[Dataset entries]

________________________

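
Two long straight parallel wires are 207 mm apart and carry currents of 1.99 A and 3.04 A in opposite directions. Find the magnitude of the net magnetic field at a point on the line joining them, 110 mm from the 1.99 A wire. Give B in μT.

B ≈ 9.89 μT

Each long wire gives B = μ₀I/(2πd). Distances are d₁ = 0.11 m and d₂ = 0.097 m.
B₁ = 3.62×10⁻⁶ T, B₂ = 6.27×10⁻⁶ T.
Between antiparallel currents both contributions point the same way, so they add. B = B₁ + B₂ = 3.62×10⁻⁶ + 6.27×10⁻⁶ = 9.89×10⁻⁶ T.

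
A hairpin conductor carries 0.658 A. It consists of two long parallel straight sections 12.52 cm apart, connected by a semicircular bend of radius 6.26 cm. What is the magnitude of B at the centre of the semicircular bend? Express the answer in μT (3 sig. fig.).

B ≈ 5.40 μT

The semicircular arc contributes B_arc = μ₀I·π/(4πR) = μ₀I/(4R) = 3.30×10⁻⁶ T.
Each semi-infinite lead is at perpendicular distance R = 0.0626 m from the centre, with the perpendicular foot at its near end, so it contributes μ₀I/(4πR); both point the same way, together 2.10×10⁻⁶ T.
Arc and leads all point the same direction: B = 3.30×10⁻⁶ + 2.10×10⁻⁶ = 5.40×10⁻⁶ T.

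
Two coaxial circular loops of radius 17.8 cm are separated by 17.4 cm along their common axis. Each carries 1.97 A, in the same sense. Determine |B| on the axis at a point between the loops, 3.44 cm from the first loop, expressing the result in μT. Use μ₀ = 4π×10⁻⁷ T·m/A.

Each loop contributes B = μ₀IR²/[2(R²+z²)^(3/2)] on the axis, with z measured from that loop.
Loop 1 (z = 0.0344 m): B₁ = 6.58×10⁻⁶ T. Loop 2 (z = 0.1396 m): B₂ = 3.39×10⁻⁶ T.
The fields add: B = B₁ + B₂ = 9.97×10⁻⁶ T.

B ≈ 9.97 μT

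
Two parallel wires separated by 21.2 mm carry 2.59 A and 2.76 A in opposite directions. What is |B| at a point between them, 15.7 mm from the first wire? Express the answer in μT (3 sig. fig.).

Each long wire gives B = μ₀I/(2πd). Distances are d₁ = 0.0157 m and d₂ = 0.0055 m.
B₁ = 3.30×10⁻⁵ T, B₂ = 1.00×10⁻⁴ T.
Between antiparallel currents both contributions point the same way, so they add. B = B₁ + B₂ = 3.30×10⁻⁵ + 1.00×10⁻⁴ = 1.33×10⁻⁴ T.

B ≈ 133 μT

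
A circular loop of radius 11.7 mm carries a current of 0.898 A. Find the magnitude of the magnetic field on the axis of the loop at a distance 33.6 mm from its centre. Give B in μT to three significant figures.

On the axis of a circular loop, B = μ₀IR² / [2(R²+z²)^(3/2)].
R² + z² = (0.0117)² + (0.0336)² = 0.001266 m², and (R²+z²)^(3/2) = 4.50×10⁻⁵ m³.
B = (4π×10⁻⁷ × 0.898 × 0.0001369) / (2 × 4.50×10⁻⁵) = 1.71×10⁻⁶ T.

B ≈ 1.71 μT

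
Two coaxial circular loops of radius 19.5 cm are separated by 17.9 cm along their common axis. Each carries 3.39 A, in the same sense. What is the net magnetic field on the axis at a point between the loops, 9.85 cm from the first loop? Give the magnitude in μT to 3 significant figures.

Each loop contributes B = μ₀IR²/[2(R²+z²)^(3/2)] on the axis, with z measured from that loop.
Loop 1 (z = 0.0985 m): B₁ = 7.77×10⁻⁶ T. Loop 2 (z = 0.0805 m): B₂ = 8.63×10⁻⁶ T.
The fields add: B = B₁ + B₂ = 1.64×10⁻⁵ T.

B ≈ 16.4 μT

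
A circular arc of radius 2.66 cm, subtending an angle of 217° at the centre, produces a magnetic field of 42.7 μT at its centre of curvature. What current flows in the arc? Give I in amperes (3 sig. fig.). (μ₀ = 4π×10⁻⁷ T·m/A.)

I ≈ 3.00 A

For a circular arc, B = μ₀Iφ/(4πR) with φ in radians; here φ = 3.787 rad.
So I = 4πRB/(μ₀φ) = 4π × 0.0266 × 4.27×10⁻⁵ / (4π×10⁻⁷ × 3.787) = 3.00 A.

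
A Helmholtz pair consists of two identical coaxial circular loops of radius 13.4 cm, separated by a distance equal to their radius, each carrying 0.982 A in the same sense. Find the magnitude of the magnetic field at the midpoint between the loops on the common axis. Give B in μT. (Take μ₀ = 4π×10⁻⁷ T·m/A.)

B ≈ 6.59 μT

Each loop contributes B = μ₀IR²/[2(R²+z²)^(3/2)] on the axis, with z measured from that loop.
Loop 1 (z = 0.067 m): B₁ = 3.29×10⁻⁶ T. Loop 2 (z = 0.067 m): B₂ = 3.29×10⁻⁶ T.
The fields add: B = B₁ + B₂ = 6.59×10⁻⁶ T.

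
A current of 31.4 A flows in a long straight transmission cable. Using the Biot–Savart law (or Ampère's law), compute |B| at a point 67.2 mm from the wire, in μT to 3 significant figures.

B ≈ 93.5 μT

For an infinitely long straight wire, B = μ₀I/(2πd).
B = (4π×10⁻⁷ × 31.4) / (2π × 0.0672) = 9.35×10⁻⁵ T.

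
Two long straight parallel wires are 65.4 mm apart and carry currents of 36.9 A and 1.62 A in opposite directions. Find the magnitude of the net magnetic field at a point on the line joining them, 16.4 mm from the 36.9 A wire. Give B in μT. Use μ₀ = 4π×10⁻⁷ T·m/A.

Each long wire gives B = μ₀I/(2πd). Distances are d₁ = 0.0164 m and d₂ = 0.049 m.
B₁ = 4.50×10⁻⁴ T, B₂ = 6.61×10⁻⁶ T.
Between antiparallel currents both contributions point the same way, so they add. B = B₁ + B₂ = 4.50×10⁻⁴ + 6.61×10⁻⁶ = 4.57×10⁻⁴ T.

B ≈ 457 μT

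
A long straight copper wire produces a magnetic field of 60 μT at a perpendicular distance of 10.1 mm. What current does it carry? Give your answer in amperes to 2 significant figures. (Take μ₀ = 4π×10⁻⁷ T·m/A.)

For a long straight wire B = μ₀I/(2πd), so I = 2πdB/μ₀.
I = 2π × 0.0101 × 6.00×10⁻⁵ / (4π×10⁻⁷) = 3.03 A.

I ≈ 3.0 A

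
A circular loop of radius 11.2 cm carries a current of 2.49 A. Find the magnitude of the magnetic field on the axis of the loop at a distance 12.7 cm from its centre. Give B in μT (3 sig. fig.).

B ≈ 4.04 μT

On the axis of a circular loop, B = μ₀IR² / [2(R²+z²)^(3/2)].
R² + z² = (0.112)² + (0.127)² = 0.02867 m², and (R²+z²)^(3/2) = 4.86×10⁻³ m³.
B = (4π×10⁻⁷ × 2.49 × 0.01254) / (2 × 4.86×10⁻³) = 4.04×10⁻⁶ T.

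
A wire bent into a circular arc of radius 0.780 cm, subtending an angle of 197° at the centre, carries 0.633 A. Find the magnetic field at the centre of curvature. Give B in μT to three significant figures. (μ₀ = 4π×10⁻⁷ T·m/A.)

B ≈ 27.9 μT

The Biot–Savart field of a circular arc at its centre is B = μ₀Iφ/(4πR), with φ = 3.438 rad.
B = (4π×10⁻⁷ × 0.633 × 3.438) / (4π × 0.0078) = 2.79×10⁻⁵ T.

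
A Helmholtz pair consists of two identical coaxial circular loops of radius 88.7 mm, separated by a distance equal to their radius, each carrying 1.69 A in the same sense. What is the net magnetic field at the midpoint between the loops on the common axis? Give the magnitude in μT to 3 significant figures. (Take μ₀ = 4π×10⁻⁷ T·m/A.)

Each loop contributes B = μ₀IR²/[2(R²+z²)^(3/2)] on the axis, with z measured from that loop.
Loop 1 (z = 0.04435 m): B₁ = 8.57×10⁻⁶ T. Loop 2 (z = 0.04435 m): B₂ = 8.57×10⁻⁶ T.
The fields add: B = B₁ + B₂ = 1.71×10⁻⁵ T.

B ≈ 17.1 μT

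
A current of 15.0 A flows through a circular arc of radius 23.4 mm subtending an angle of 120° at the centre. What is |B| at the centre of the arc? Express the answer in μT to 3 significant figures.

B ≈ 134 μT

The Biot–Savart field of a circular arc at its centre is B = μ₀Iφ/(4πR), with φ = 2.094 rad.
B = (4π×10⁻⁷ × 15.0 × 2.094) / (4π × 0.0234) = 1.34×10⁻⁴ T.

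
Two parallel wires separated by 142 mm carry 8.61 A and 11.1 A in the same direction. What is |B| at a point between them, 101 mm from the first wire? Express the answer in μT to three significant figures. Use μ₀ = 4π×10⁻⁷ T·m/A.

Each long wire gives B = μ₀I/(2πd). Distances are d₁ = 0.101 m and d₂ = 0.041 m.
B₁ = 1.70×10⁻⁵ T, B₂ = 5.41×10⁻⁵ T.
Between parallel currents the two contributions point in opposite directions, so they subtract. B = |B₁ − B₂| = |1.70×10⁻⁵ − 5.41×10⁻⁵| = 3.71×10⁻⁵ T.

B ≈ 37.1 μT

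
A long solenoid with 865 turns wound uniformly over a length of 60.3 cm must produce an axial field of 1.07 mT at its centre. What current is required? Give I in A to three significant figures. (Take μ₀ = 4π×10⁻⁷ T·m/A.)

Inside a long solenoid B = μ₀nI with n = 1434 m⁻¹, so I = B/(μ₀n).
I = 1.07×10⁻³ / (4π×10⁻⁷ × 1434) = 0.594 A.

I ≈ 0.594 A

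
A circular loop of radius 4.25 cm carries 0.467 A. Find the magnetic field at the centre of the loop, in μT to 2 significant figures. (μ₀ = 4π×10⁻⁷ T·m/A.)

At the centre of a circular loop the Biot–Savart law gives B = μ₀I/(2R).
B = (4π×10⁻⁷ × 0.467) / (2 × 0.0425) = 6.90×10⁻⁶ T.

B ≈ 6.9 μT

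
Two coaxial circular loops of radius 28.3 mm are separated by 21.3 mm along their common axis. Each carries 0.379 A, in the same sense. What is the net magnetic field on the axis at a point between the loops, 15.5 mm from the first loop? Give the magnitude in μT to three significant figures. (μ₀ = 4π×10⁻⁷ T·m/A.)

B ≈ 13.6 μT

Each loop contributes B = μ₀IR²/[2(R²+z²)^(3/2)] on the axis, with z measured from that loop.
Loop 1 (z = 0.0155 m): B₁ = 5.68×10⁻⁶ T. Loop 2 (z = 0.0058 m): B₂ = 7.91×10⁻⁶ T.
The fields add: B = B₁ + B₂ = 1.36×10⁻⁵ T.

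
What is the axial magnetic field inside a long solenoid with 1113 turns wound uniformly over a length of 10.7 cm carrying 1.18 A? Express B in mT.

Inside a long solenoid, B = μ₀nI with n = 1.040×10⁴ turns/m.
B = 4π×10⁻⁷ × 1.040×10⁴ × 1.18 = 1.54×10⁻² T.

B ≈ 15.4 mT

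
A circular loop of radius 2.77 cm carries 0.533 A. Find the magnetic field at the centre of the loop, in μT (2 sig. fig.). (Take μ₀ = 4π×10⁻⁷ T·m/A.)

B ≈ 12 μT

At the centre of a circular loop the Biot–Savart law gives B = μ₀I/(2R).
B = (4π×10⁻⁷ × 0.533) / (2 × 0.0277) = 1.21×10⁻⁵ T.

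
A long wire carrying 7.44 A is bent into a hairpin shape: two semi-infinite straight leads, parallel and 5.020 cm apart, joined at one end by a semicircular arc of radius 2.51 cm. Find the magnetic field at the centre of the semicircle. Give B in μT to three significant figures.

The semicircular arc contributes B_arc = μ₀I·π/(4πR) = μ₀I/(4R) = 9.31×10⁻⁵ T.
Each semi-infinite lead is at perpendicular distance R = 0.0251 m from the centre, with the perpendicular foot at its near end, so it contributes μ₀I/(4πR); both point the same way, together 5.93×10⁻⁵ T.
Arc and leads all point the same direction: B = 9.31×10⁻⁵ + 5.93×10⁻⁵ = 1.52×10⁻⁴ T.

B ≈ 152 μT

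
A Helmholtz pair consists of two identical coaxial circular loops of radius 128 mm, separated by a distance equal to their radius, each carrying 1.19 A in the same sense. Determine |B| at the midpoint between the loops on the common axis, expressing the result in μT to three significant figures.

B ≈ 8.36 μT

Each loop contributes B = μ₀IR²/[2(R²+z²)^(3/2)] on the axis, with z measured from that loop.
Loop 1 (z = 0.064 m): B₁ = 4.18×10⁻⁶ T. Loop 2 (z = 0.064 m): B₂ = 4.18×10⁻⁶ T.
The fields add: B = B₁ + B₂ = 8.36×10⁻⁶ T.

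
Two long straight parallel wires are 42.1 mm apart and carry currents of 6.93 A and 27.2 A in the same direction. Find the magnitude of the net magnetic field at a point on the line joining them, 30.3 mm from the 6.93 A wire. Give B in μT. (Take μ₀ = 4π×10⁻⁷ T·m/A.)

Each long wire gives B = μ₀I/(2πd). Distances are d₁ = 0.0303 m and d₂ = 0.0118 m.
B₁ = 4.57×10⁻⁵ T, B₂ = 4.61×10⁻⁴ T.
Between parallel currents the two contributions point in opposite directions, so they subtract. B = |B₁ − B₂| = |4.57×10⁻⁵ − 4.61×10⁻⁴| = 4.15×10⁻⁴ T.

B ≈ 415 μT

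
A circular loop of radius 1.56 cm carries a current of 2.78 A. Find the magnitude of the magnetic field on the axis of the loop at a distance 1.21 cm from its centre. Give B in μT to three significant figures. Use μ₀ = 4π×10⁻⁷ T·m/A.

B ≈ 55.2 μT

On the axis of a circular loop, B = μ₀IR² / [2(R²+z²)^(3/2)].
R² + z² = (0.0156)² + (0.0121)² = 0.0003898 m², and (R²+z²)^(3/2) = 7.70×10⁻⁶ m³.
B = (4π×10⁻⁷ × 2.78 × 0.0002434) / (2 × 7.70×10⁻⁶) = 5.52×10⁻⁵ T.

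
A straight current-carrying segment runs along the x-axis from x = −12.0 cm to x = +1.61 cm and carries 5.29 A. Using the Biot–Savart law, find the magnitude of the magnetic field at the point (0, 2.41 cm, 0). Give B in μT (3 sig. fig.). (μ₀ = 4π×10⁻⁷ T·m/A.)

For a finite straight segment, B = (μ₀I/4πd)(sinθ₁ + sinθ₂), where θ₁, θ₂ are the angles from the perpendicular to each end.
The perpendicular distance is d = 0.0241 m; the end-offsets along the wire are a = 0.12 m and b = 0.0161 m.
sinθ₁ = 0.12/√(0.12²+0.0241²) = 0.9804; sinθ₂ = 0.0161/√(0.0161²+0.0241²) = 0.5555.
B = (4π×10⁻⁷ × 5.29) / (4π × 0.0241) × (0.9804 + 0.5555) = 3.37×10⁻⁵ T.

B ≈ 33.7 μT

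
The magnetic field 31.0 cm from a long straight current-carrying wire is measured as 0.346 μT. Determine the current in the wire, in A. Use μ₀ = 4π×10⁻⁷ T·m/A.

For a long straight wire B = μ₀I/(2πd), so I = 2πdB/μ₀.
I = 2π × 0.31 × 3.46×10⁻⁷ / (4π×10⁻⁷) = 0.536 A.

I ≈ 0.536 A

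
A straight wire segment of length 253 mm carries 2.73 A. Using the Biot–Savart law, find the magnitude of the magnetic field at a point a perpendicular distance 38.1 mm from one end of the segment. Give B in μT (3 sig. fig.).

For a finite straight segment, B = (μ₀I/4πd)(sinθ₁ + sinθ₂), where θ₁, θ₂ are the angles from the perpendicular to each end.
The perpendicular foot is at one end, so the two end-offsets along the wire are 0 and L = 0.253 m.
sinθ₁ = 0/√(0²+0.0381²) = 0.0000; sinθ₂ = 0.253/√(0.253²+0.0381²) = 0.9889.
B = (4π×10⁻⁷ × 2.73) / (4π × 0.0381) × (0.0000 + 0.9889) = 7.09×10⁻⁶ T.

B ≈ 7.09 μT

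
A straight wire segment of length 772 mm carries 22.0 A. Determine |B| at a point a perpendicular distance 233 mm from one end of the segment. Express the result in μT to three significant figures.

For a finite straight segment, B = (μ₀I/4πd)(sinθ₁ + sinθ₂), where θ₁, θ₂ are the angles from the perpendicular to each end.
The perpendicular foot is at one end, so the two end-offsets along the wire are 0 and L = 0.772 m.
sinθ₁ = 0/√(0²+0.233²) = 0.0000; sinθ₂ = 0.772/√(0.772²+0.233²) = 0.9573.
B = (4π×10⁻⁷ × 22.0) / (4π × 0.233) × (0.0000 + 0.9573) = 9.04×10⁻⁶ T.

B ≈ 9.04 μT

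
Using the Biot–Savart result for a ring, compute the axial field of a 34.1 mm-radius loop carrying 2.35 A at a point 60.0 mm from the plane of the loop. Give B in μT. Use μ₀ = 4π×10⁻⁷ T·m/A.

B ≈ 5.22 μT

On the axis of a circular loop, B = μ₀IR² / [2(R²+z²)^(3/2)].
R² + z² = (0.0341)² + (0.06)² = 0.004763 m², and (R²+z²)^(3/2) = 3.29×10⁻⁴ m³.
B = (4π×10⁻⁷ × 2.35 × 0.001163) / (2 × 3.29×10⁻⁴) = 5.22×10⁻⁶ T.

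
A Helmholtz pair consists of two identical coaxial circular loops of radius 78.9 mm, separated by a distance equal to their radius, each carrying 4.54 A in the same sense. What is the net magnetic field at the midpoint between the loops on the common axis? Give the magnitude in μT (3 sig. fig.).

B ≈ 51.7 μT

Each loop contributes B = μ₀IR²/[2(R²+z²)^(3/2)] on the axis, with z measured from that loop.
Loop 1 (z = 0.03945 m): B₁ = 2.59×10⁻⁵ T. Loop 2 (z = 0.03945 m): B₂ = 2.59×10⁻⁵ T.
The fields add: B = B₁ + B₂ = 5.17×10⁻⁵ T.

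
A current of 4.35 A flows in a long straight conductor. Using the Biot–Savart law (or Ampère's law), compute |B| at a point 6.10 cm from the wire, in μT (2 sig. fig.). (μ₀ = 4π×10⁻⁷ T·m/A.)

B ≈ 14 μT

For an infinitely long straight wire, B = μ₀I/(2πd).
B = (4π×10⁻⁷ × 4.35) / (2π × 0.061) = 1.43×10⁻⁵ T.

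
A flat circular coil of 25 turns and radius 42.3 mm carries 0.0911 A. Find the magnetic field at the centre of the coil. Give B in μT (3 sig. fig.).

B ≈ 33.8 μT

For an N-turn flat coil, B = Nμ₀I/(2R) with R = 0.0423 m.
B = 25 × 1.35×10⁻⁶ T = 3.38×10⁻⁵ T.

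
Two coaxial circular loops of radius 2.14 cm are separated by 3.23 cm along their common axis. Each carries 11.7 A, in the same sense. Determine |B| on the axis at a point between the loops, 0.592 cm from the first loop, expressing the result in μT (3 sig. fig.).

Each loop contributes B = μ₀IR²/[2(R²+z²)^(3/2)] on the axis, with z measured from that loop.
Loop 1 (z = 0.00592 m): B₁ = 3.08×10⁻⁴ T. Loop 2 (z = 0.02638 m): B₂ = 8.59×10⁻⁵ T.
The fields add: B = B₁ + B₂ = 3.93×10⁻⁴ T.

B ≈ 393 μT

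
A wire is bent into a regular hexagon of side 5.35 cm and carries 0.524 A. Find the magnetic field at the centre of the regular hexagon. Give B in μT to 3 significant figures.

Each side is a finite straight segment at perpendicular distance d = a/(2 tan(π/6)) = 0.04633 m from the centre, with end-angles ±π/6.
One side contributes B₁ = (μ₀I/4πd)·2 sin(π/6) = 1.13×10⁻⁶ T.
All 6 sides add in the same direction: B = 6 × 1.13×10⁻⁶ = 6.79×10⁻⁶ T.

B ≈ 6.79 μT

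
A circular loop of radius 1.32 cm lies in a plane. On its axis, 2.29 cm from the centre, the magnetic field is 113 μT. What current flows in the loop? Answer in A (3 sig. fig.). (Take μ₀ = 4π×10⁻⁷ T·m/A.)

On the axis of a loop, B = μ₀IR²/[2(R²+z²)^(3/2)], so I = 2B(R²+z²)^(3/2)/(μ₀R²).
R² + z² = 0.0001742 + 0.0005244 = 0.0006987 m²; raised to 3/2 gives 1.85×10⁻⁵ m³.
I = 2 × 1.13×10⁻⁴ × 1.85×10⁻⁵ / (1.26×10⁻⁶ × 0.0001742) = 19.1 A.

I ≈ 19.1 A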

________________________

[Aim of the task]: Give back, unchanged, every line from the one with "A circular loop of radius 1.32" to the end of the entries above.

[Task response]:
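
A circular loop of radius 1.32 cm lies in a plane. On its axis, 2.29 cm from the centre, the magnetic field is 113 μT. What current flows in the loop? Answer in A (3 sig. fig.). (Take μ₀ = 4π×10⁻⁷ T·m/A.)

On the axis of a loop, B = μ₀IR²/[2(R²+z²)^(3/2)], so I = 2B(R²+z²)^(3/2)/(μ₀R²).
R² + z² = 0.0001742 + 0.0005244 = 0.0006987 m²; raised to 3/2 gives 1.85×10⁻⁵ m³.
I = 2 × 1.13×10⁻⁴ × 1.85×10⁻⁵ / (1.26×10⁻⁶ × 0.0001742) = 19.1 A.

I ≈ 19.1 A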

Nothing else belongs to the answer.